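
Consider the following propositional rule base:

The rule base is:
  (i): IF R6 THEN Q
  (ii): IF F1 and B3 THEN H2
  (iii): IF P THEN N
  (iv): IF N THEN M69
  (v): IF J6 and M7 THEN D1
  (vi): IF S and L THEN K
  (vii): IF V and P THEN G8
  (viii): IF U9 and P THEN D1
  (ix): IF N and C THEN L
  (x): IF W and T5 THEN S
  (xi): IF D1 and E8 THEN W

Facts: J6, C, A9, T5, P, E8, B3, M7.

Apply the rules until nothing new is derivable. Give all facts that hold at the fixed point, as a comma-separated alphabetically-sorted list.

Round 1 fires (iii), (v), giving N, D1.
Round 2 fires (iv), (ix), (xi), giving M69, L, W.
Round 3 fires (x), giving S.
Round 4 fires (vi), giving K.

A9, B3, C, D1, E8, J6, K, L, M69, M7, N, P, S, T5, W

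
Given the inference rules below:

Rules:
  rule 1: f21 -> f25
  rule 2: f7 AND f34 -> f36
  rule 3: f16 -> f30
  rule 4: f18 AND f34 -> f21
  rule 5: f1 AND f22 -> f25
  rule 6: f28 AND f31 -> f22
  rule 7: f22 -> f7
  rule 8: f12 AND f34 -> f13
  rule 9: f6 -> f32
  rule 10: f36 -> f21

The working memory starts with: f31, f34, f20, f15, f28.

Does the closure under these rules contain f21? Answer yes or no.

yes

Round 1: rule 6 [f28 AND f31 -> f22]. Adds f22.
Round 2: rule 7 [f22 -> f7]. Adds f7.
Round 3: rule 2 [f7 AND f34 -> f36]. Adds f36.
Round 4: rule 10 [f36 -> f21]. Adds f21.
Round 5: rule 1 [f21 -> f25]. Adds f25.
f21 appears in round 4, so it is derivable.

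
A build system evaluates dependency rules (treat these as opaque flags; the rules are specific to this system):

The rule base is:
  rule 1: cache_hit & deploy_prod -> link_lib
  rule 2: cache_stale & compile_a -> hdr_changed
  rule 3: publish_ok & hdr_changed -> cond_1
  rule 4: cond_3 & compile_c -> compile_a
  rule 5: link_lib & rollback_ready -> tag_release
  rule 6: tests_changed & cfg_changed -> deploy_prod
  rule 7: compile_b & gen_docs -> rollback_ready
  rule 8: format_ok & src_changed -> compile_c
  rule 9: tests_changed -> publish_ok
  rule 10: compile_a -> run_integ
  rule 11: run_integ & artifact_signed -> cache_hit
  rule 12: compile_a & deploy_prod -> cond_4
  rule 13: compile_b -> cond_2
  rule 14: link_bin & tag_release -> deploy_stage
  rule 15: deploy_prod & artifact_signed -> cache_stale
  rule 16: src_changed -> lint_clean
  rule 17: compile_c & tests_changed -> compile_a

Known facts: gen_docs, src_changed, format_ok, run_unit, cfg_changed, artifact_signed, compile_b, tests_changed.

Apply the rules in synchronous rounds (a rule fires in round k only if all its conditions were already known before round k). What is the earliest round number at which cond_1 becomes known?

4

Round 1: rule 6 [tests_changed & cfg_changed -> deploy_prod]; rule 7 [compile_b & gen_docs -> rollback_ready]; rule 8 [format_ok & src_changed -> compile_c]; rule 9 [tests_changed -> publish_ok]; rule 13 [compile_b -> cond_2]; rule 16 [src_changed -> lint_clean]. Adds deploy_prod, rollback_ready, compile_c, publish_ok, cond_2, lint_clean.
Round 2: rule 15 [deploy_prod & artifact_signed -> cache_stale]; rule 17 [compile_c & tests_changed -> compile_a]. Adds cache_stale, compile_a.
Round 3: rule 2 [cache_stale & compile_a -> hdr_changed]; rule 10 [compile_a -> run_integ]; rule 12 [compile_a & deploy_prod -> cond_4]. Adds hdr_changed, run_integ, cond_4.
Round 4: rule 3 [publish_ok & hdr_changed -> cond_1]; rule 11 [run_integ & artifact_signed -> cache_hit]. Adds cond_1, cache_hit.
cond_1 first appears in round 4.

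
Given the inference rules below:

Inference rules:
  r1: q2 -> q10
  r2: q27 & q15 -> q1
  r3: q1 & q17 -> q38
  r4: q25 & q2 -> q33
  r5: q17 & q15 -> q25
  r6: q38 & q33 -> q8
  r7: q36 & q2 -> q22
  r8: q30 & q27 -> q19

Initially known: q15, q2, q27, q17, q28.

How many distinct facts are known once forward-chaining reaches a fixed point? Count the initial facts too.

11

Round 1 fires r1, r2, r5, giving q10, q1, q25.
Round 2 fires r3, r4, giving q38, q33.
Round 3 fires r6, giving q8.
Closure: {q1, q10, q15, q17, q2, q25, q27, q28, q33, q38, q8} — 11 facts.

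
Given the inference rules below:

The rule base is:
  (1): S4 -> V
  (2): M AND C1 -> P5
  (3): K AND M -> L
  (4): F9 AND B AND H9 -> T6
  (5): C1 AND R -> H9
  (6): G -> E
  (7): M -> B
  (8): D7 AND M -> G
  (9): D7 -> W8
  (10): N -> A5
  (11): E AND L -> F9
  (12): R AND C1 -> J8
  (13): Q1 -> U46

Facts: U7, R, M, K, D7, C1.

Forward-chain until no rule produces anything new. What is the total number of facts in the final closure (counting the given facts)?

Round 1 — (2), (3), (5), (7), (8), (9), (12), derive P5, L, H9, B, G, W8, J8.
Round 2 — (6), derive E.
Round 3 — (11), derive F9.
Round 4 — (4), derive T6.
Closure: {B, C1, D7, E, F9, G, H9, J8, K, L, M, P5, R, T6, U7, W8} — 16 facts.

16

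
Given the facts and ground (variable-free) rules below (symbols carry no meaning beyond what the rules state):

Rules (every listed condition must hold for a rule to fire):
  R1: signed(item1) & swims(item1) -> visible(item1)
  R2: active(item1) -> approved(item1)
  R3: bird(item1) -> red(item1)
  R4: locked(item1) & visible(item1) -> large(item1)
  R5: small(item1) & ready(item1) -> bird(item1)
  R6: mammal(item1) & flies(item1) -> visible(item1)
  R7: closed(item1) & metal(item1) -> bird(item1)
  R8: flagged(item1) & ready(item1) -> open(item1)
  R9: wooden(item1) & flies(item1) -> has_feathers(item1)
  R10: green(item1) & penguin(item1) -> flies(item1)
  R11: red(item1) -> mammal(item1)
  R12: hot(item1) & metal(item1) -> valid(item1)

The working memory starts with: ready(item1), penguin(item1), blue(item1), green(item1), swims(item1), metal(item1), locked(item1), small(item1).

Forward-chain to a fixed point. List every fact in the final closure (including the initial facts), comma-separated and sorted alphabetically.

Round 1: R5 [small(item1) & ready(item1) -> bird(item1)]; R10 [green(item1) & penguin(item1) -> flies(item1)]. New: bird(item1), flies(item1).
Round 2: R3 [bird(item1) -> red(item1)]. New: red(item1).
Round 3: R11 [red(item1) -> mammal(item1)]. New: mammal(item1).
Round 4: R6 [mammal(item1) & flies(item1) -> visible(item1)]. New: visible(item1).
Round 5: R4 [locked(item1) & visible(item1) -> large(item1)]. New: large(item1).

bird(item1), blue(item1), flies(item1), green(item1), large(item1), locked(item1), mammal(item1), metal(item1), penguin(item1), ready(item1), red(item1), small(item1), swims(item1), visible(item1)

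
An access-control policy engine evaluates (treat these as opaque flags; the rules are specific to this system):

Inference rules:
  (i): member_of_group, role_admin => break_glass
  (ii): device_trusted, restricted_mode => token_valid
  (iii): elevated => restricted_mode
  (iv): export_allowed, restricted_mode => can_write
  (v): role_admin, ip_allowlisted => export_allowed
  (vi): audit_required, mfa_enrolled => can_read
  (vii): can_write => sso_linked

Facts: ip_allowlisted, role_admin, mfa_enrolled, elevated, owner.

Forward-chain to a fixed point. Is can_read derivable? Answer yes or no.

no

Round 1 fires (iii), (v), giving restricted_mode, export_allowed.
Round 2 fires (iv), giving can_write.
Round 3 fires (vii), giving sso_linked.
Fixed point reached. can_read is concluded only by (vi); (vi) needs audit_required (never derived).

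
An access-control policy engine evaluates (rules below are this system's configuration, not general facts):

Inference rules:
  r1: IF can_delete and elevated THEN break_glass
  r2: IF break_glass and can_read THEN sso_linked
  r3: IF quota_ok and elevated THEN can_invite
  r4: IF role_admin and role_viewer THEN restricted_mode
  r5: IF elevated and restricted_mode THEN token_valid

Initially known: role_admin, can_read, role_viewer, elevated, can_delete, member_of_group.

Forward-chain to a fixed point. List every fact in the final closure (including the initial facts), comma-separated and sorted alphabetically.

[1] r1 [IF can_delete and elevated THEN break_glass]; r4 [IF role_admin and role_viewer THEN restricted_mode]. ⇒ new: break_glass, restricted_mode.
[2] r2 [IF break_glass and can_read THEN sso_linked]; r5 [IF elevated and restricted_mode THEN token_valid]. ⇒ new: sso_linked, token_valid.

break_glass, can_delete, can_read, elevated, member_of_group, restricted_mode, role_admin, role_viewer, sso_linked, token_valid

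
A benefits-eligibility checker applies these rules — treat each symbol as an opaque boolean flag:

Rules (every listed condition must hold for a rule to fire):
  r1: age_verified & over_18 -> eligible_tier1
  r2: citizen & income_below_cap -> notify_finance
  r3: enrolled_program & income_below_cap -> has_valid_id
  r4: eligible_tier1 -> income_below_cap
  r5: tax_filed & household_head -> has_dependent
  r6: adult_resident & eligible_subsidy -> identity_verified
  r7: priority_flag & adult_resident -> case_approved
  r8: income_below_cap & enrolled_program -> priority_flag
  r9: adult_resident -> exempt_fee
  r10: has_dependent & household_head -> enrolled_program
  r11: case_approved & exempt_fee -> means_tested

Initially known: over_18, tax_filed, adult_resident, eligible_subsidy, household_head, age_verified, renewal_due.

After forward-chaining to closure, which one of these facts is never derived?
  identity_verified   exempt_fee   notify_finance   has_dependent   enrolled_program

notify_finance

Round 1 fires r1, r5, r6, r9, giving eligible_tier1, has_dependent, identity_verified, exempt_fee.
Round 2 fires r4, r10, giving income_below_cap, enrolled_program.
Round 3 fires r3, r8, giving has_valid_id, priority_flag.
Round 4 fires r7, giving case_approved.
Round 5 fires r11, giving means_tested.
Derived: exempt_fee (round 1), enrolled_program (round 2), has_dependent (round 1), identity_verified (round 1). notify_finance never appears in any round.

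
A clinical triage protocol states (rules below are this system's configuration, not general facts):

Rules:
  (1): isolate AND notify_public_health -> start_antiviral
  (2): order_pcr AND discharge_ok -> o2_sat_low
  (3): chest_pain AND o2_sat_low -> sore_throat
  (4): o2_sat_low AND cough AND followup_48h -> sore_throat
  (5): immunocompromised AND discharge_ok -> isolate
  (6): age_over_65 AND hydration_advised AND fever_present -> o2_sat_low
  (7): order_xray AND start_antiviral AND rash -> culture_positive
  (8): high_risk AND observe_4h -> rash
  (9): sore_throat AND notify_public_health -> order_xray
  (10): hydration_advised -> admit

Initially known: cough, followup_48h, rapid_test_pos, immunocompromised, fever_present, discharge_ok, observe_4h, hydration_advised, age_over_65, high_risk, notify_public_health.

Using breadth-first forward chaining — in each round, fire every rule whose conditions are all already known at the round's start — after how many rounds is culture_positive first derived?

Round 1 fires (5), (6), (8), (10), giving isolate, o2_sat_low, rash, admit.
Round 2 fires (1), (4), giving start_antiviral, sore_throat.
Round 3 fires (9), giving order_xray.
Round 4 fires (7), giving culture_positive.
culture_positive first appears in round 4.

4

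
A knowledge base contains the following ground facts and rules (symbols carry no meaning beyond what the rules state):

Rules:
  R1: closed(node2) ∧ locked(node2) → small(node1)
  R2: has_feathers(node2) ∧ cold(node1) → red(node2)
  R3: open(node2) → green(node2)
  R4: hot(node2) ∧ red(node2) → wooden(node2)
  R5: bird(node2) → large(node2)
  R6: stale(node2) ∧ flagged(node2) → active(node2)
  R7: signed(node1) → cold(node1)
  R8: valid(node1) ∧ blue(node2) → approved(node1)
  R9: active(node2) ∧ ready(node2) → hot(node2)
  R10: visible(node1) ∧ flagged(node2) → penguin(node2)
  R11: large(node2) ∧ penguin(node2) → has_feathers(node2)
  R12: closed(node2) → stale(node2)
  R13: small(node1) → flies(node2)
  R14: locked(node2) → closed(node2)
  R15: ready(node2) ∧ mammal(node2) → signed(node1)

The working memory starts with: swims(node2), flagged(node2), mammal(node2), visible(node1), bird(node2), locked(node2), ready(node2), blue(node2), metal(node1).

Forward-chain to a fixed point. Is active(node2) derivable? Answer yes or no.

Round 1: R5 [bird(node2) → large(node2)]; R10 [visible(node1) ∧ flagged(node2) → penguin(node2)]; R14 [locked(node2) → closed(node2)]; R15 [ready(node2) ∧ mammal(node2) → signed(node1)]. New: large(node2), penguin(node2), closed(node2), signed(node1).
Round 2: R1 [closed(node2) ∧ locked(node2) → small(node1)]; R7 [signed(node1) → cold(node1)]; R11 [large(node2) ∧ penguin(node2) → has_feathers(node2)]; R12 [closed(node2) → stale(node2)]. New: small(node1), cold(node1), has_feathers(node2), stale(node2).
Round 3: R2 [has_feathers(node2) ∧ cold(node1) → red(node2)]; R6 [stale(node2) ∧ flagged(node2) → active(node2)]; R13 [small(node1) → flies(node2)]. New: red(node2), active(node2), flies(node2).
Round 4: R9 [active(node2) ∧ ready(node2) → hot(node2)]. New: hot(node2).
Round 5: R4 [hot(node2) ∧ red(node2) → wooden(node2)]. New: wooden(node2).
active(node2) appears in round 3, so it is derivable.

yes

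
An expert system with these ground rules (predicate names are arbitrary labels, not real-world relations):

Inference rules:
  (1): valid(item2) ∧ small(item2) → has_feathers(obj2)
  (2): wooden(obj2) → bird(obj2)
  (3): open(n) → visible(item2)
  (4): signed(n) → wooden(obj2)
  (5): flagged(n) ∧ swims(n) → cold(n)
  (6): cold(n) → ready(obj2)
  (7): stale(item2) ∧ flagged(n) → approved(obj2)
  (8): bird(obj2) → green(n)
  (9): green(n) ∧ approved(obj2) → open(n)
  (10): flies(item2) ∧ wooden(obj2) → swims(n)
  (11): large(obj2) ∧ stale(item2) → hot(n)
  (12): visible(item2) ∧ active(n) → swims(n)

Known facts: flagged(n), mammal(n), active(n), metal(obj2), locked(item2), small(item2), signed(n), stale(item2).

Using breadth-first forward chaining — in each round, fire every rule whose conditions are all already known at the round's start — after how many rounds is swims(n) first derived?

Round 1 — (4), (7), derive wooden(obj2), approved(obj2).
Round 2 — (2), derive bird(obj2).
Round 3 — (8), derive green(n).
Round 4 — (9), derive open(n).
Round 5 — (3), derive visible(item2).
Round 6 — (12), derive swims(n).
swims(n) first appears in round 6.

6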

= Try it =
What are the lines above, starting at the one with "(13): Q1 -> U46" and ending at the one with "metal(item1), locked(item1), small(item1)."? Give them again exactly, and only them.

= Written reply =
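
  (13): Q1 -> U46

Facts: U7, R, M, K, D7, C1.

Forward-chain until no rule produces anything new. What is the total number of facts in the final closure (counting the given facts)?

Round 1 — (2), (3), (5), (7), (8), (9), (12), derive P5, L, H9, B, G, W8, J8.
Round 2 — (6), derive E.
Round 3 — (11), derive F9.
Round 4 — (4), derive T6.
Closure: {B, C1, D7, E, F9, G, H9, J8, K, L, M, P5, R, T6, U7, W8} — 16 facts.

16

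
Given the facts and ground (variable-free) rules below (symbols carry no meaning beyond what the rules state):

Rules (every listed condition must hold for a rule to fire):
  R1: signed(item1) & swims(item1) -> visible(item1)
  R2: active(item1) -> approved(item1)
  R3: bird(item1) -> red(item1)
  R4: locked(item1) & visible(item1) -> large(item1)
  R5: small(item1) & ready(item1) -> bird(item1)
  R6: mammal(item1) & flies(item1) -> visible(item1)
  R7: closed(item1) & metal(item1) -> bird(item1)
  R8: flagged(item1) & ready(item1) -> open(item1)
  R9: wooden(item1) & flies(item1) -> has_feathers(item1)
  R10: green(item1) & penguin(item1) -> flies(item1)
  R11: red(item1) -> mammal(item1)
  R12: hot(item1) & metal(item1) -> valid(item1)

The working memory starts with: ready(item1), penguin(item1), blue(item1), green(item1), swims(item1), metal(item1), locked(item1), small(item1).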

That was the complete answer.